GOAL OF THE EXERCISE
Return verbatim every line from the first line of the data below to the line that contains "y_3 = [-0.8100, -0.9600]", inclusive, and no further.

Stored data
□ □ □ □ □ □ □

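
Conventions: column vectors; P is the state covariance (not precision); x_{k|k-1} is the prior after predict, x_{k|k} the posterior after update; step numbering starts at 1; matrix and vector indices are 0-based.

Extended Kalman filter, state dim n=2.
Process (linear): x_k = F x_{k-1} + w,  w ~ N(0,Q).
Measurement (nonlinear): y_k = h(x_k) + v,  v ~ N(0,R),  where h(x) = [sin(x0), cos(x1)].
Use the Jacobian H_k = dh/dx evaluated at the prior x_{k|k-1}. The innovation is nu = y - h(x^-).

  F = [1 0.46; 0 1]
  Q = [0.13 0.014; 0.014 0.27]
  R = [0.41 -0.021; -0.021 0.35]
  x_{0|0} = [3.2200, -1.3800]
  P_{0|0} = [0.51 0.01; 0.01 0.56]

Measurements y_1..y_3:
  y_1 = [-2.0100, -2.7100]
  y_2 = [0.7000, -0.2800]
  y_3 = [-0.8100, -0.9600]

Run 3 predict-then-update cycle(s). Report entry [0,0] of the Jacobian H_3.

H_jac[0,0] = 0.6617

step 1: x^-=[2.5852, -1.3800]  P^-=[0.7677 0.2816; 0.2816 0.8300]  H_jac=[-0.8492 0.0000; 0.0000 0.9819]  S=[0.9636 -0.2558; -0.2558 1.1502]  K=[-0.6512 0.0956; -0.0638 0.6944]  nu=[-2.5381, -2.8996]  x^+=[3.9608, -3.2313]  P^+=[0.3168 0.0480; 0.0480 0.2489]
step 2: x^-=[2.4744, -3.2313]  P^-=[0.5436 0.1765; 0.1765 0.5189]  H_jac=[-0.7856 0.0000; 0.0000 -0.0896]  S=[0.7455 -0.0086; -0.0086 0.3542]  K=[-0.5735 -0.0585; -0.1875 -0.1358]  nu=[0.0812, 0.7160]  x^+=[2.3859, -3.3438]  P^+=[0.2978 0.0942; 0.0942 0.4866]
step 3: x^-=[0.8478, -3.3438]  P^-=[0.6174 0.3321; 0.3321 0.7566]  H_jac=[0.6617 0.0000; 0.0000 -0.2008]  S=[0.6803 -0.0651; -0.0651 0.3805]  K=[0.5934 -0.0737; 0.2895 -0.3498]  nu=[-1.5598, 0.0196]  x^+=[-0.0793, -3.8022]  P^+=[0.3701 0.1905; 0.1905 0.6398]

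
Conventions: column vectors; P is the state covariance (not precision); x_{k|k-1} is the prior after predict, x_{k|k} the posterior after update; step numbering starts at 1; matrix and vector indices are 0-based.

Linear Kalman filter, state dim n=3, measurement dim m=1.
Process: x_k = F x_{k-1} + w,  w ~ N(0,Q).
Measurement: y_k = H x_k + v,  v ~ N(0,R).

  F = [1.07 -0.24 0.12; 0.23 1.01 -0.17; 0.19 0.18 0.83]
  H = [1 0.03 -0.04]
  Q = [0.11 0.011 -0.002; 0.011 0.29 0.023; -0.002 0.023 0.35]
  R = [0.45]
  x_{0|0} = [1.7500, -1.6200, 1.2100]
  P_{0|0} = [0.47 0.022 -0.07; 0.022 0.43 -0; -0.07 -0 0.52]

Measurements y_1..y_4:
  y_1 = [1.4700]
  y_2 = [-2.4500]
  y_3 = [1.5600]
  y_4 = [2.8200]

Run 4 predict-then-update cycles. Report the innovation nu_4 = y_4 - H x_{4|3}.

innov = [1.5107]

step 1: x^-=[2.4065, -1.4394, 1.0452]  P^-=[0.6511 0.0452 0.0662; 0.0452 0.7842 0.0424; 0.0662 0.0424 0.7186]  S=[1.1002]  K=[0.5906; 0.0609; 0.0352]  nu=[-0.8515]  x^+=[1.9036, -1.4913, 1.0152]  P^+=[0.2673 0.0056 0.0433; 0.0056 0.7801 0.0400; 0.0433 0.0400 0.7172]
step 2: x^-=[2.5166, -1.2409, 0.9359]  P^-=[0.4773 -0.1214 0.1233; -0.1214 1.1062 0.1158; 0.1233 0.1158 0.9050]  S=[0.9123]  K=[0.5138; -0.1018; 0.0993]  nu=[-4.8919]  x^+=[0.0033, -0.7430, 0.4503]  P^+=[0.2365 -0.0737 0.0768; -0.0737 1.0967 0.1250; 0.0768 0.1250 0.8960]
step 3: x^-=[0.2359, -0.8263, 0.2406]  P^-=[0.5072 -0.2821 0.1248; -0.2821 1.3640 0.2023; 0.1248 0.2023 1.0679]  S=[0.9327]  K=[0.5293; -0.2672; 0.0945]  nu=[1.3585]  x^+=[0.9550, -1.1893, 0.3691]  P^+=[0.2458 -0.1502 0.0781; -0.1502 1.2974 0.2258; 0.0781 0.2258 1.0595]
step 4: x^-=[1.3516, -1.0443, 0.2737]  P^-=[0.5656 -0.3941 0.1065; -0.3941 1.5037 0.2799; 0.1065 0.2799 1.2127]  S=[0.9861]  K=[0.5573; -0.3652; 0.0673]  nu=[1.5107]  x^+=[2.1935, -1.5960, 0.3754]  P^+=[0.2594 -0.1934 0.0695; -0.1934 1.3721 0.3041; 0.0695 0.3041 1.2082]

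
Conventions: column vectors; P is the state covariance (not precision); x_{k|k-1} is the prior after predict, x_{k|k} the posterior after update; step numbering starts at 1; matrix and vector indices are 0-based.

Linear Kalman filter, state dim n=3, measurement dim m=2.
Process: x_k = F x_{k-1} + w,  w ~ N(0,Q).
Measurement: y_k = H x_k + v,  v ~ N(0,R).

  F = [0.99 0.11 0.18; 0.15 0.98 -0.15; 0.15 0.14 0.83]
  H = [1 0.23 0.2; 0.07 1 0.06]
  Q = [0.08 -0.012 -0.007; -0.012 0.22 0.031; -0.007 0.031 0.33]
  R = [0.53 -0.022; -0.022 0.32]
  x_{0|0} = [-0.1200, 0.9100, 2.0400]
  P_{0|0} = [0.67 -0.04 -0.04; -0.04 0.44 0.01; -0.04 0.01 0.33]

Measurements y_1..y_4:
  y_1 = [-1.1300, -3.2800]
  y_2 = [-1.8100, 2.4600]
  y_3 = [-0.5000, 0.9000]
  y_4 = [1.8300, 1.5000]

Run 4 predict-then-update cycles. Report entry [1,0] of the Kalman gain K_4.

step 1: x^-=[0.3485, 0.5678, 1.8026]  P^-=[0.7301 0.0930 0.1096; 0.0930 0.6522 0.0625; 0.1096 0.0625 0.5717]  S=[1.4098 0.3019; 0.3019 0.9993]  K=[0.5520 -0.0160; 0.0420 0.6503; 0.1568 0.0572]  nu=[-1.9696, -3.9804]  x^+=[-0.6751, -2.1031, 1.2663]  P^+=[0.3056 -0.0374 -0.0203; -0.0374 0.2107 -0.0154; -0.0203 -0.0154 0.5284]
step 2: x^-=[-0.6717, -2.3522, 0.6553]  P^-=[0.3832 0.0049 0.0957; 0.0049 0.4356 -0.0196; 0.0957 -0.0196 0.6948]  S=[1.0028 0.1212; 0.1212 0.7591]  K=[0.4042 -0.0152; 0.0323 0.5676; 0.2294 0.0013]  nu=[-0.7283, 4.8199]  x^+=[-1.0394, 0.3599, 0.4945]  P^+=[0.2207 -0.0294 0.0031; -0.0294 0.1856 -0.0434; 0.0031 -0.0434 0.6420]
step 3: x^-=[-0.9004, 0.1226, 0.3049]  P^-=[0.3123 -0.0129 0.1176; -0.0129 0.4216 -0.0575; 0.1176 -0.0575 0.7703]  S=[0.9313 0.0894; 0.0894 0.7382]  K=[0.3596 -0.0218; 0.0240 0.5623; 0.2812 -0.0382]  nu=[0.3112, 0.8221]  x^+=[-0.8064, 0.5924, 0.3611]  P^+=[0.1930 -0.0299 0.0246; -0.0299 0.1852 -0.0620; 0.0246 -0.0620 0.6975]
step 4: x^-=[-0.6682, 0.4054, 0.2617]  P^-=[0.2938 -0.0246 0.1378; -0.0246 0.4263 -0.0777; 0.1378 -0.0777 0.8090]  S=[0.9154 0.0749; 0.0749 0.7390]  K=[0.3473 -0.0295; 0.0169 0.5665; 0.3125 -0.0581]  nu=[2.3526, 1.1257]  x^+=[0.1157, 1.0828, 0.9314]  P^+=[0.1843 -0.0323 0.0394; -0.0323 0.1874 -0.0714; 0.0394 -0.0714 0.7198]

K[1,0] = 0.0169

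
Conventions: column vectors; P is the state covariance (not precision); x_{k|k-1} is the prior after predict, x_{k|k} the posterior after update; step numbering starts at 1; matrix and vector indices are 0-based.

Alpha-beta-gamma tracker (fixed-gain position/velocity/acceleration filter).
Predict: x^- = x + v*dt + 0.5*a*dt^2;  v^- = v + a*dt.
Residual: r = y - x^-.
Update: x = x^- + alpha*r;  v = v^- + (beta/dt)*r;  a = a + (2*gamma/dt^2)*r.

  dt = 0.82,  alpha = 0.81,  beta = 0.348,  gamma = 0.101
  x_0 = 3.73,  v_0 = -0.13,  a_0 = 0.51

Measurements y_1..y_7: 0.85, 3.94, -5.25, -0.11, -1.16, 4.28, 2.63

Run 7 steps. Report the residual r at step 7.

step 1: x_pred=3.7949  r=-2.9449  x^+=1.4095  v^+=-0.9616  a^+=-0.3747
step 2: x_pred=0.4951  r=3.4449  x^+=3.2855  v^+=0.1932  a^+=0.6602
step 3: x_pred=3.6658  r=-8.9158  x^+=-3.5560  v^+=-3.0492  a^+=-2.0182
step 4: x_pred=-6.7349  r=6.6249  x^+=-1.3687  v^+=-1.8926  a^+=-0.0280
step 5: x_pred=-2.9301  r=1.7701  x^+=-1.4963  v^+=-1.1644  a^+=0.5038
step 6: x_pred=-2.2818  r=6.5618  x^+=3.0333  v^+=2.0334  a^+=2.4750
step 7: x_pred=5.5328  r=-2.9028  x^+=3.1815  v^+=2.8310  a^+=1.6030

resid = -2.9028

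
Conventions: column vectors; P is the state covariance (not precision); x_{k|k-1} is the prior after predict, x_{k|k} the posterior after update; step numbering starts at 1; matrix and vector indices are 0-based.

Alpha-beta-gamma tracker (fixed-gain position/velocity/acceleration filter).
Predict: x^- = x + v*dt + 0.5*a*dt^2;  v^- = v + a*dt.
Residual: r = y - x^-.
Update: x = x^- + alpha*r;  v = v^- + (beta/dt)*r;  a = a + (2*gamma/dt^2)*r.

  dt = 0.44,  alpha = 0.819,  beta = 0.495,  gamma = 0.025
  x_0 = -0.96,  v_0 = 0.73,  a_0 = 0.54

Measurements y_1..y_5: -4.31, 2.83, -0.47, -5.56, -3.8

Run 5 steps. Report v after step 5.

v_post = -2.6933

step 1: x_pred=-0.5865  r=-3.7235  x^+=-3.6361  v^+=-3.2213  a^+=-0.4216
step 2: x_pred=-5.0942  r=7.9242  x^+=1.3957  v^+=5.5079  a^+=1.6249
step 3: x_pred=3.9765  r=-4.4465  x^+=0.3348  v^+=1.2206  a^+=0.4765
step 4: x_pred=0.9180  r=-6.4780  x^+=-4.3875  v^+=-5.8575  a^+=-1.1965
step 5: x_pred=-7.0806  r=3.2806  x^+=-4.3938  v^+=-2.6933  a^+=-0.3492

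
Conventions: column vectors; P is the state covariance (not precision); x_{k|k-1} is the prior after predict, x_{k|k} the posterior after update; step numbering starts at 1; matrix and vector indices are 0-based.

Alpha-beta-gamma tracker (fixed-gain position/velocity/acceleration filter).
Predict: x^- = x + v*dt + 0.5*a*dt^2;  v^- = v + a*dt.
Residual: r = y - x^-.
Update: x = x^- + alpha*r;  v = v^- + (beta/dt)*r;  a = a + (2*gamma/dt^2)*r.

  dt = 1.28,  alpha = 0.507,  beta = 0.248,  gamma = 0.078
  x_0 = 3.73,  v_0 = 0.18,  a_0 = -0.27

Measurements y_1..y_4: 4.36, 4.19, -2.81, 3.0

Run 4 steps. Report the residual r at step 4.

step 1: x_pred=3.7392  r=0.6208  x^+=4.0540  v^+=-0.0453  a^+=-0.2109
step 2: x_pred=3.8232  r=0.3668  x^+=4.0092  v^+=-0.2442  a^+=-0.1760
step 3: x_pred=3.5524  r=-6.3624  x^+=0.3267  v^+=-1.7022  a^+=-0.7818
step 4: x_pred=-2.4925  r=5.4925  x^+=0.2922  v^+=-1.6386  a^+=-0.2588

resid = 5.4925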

□ □ □ □ □ □ □

WORKED SOLUTION
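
Conventions: column vectors; P is the state covariance (not precision); x_{k|k-1} is the prior after predict, x_{k|k} the posterior after update; step numbering starts at 1; matrix and vector indices are 0-based.

Extended Kalman filter, state dim n=2.
Process (linear): x_k = F x_{k-1} + w,  w ~ N(0,Q).
Measurement (nonlinear): y_k = h(x_k) + v,  v ~ N(0,R),  where h(x) = [sin(x0), cos(x1)].
Use the Jacobian H_k = dh/dx evaluated at the prior x_{k|k-1}. The innovation is nu = y - h(x^-).

  F = [1 0.46; 0 1]
  Q = [0.13 0.014; 0.014 0.27]
  R = [0.41 -0.021; -0.021 0.35]
  x_{0|0} = [3.2200, -1.3800]
  P_{0|0} = [0.51 0.01; 0.01 0.56]

Measurements y_1..y_3:
  y_1 = [-2.0100, -2.7100]
  y_2 = [0.7000, -0.2800]
  y_3 = [-0.8100, -0.9600]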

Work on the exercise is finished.